- [Exercise]
Tell how many lines in these records contain the string "triangle", with only the number as the reply.

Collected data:
+ + + + +
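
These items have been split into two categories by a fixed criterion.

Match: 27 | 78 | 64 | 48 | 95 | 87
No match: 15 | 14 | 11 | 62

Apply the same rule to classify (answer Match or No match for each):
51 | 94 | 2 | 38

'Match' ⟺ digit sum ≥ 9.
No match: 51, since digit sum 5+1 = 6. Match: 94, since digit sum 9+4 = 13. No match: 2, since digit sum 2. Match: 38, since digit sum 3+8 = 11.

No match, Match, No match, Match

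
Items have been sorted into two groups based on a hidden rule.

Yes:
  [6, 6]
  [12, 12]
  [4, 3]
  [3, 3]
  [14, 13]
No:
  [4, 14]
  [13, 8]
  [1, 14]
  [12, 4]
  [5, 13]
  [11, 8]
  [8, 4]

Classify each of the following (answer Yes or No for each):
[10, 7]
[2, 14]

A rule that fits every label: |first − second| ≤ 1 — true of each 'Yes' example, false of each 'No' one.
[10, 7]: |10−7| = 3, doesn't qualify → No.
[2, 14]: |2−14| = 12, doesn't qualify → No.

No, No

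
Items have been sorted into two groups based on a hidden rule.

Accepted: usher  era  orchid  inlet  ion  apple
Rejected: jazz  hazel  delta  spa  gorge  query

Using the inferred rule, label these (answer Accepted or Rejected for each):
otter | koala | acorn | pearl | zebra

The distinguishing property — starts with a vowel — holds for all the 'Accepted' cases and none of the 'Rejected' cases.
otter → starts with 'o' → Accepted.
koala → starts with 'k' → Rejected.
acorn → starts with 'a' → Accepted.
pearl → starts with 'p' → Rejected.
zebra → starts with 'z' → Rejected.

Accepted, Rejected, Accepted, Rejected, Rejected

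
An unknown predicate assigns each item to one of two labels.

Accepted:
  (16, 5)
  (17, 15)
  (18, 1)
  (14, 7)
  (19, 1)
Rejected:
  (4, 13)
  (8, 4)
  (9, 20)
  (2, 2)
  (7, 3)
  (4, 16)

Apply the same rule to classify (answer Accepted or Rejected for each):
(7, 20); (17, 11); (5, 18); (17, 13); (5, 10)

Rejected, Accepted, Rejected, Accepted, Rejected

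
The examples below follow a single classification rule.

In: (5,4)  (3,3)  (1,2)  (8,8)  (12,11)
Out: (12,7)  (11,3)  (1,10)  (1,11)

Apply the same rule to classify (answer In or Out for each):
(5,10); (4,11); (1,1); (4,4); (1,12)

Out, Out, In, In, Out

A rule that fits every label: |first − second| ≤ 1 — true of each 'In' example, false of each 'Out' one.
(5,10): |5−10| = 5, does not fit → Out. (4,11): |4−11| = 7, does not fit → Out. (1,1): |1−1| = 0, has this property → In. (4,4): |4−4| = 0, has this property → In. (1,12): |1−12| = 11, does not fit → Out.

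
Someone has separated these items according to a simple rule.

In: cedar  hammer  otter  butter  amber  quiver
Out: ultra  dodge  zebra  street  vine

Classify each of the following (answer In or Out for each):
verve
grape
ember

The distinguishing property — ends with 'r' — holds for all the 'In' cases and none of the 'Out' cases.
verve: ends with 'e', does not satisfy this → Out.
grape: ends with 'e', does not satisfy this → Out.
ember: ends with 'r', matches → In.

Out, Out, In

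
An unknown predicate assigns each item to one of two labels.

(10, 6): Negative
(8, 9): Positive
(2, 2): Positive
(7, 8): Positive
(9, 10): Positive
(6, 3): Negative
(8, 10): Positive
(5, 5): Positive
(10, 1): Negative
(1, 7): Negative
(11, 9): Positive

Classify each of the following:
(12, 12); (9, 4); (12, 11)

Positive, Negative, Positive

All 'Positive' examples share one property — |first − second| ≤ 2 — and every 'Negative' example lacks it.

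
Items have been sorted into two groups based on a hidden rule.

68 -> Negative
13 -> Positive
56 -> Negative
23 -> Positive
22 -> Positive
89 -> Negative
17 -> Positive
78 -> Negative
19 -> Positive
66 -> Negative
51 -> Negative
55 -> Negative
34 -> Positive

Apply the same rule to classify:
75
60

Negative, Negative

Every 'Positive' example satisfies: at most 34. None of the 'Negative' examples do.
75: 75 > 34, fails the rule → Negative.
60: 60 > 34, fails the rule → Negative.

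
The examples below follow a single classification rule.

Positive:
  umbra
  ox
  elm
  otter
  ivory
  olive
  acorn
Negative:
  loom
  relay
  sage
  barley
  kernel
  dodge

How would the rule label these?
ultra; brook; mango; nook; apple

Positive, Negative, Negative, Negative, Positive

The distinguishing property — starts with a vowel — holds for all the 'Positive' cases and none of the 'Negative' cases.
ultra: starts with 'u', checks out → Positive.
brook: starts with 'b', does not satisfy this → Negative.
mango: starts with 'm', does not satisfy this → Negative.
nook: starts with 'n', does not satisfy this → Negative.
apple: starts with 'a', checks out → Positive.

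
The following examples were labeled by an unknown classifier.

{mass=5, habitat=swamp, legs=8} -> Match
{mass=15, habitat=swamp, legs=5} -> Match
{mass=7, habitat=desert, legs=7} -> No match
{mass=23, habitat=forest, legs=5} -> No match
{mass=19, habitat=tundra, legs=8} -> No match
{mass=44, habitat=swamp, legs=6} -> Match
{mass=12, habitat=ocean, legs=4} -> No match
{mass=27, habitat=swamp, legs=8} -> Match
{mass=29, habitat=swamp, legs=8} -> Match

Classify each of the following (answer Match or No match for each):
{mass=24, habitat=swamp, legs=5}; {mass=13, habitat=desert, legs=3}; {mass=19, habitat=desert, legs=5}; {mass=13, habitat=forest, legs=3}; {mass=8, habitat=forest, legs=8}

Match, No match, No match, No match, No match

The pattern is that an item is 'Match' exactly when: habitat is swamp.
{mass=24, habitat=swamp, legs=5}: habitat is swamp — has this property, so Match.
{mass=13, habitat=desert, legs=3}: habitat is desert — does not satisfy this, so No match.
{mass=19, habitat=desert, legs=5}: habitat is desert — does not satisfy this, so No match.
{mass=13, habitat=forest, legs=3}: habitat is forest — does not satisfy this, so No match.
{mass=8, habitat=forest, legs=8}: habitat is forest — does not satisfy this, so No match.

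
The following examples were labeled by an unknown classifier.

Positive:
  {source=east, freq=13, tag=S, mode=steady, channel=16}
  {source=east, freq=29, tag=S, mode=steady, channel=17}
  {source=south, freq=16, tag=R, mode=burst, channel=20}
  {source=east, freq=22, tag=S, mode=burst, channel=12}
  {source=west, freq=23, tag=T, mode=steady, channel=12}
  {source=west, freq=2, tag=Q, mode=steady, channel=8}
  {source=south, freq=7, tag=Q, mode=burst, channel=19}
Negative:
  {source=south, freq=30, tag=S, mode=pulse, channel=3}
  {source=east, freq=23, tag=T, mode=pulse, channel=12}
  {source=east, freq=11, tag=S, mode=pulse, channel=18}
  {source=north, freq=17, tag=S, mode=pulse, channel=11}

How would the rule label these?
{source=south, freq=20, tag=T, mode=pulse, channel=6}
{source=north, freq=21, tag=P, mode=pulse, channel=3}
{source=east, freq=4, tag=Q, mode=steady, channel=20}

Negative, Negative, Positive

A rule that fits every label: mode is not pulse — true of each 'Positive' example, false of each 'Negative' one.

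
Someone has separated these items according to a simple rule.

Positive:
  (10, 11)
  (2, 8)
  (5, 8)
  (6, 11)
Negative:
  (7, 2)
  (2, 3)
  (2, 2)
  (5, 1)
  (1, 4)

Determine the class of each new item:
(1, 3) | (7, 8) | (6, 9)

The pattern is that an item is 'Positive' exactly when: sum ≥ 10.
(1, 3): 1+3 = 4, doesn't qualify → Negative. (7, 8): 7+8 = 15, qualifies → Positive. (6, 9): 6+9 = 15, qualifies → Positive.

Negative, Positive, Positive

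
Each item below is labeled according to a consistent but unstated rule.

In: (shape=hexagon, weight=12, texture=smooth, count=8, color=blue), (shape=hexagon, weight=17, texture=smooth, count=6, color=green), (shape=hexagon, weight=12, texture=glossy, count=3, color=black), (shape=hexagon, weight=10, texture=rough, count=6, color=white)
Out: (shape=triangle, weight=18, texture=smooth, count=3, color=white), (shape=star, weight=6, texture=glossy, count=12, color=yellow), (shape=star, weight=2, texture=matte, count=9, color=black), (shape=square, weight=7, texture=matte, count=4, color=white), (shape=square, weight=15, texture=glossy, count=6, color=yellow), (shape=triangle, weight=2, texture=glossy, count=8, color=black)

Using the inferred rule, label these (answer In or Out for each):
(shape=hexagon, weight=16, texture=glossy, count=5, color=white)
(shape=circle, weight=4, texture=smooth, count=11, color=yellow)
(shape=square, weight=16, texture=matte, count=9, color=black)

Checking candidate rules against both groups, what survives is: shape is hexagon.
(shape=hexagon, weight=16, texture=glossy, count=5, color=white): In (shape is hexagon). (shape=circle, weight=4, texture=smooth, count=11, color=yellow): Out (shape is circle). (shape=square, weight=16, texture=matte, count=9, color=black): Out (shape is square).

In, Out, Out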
+ + + + +
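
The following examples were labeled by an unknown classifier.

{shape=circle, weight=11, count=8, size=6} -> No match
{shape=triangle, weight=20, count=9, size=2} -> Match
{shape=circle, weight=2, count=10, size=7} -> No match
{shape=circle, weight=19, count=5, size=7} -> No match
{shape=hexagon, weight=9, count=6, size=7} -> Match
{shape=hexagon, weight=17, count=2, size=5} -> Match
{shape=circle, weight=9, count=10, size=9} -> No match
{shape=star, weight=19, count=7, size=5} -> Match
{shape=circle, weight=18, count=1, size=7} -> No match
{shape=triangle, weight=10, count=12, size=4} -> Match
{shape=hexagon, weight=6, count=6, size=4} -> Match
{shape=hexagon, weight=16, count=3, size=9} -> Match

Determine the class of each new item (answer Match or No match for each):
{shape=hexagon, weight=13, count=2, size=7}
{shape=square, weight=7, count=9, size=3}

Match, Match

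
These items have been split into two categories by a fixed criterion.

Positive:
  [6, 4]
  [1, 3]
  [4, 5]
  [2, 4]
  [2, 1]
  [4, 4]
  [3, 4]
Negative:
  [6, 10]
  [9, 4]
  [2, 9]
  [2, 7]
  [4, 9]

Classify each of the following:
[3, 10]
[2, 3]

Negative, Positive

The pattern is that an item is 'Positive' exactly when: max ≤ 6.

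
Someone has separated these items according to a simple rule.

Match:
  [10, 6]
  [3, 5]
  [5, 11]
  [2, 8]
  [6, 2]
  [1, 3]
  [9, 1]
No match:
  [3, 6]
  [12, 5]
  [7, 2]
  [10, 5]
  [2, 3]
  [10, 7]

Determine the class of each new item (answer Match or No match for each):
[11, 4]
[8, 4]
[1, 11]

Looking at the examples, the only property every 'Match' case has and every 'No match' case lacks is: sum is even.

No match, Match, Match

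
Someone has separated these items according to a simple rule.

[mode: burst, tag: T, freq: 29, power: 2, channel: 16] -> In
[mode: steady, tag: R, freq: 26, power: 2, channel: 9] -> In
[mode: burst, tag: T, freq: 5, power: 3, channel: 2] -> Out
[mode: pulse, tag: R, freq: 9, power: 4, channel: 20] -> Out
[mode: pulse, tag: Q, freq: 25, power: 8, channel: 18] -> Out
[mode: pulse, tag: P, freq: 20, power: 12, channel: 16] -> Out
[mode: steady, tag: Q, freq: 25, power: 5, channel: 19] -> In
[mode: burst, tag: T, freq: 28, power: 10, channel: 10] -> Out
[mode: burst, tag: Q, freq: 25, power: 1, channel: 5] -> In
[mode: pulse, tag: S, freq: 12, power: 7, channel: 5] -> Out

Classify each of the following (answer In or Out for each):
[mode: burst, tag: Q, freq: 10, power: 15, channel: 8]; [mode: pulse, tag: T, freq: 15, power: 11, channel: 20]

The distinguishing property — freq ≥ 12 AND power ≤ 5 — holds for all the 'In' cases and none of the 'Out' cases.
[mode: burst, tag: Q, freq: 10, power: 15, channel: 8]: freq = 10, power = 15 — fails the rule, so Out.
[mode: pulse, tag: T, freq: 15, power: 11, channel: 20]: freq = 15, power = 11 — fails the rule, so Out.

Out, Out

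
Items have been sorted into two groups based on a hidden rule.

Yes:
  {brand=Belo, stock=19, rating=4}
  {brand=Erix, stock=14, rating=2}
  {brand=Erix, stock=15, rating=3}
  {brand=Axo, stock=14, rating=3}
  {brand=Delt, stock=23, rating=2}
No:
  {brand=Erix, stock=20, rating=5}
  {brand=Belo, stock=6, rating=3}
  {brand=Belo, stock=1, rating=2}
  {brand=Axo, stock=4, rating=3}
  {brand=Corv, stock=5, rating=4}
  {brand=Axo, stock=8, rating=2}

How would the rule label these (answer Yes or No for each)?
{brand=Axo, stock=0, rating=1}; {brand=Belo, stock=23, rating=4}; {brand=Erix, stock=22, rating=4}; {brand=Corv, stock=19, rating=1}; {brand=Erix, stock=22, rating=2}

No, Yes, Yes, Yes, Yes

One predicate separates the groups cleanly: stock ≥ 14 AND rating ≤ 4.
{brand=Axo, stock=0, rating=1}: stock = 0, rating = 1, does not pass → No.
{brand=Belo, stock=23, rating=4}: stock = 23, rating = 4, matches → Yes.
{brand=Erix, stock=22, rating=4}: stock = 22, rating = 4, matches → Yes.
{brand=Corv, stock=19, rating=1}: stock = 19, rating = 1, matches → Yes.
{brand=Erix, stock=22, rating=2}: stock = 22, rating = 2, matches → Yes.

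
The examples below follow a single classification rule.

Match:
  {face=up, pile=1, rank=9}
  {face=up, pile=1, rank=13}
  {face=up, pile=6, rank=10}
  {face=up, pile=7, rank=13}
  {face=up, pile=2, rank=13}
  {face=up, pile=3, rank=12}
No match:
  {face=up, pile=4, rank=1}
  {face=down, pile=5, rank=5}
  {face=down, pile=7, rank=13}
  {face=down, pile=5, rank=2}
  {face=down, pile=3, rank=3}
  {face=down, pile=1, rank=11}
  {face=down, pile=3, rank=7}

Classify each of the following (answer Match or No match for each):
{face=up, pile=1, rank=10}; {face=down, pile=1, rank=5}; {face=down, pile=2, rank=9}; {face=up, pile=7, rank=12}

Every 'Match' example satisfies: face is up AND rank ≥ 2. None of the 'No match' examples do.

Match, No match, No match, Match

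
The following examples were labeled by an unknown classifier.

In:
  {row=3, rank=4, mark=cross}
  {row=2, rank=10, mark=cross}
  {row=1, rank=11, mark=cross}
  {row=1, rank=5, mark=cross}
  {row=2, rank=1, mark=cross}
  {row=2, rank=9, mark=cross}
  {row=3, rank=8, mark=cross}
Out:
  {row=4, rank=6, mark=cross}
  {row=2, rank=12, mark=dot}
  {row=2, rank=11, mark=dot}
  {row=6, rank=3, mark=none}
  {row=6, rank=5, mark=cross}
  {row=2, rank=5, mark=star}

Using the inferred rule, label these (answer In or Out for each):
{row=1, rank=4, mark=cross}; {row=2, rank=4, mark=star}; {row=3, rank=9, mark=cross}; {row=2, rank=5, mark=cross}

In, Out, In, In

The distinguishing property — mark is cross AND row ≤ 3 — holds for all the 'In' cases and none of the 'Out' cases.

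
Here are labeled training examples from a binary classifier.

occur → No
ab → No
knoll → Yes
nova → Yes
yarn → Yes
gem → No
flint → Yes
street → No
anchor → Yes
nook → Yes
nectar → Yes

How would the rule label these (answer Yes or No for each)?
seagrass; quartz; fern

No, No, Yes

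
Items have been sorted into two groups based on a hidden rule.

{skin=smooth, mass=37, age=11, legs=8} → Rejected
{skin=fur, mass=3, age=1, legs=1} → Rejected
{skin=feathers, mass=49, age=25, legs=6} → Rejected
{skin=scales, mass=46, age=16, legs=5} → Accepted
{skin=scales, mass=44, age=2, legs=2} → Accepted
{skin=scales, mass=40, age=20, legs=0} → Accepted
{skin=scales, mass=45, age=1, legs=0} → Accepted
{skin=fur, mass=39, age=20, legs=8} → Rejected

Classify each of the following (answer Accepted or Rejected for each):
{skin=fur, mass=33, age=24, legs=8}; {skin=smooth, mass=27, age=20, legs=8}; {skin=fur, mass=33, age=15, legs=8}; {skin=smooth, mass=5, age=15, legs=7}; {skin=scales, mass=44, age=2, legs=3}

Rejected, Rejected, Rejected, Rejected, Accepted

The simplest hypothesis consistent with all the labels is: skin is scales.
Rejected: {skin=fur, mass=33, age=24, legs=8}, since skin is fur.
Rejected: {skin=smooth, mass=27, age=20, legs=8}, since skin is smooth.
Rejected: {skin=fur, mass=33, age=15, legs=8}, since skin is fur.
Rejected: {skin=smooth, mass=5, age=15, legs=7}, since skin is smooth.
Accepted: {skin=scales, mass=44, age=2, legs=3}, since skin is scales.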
+ + + + +
- [Exercise response]
3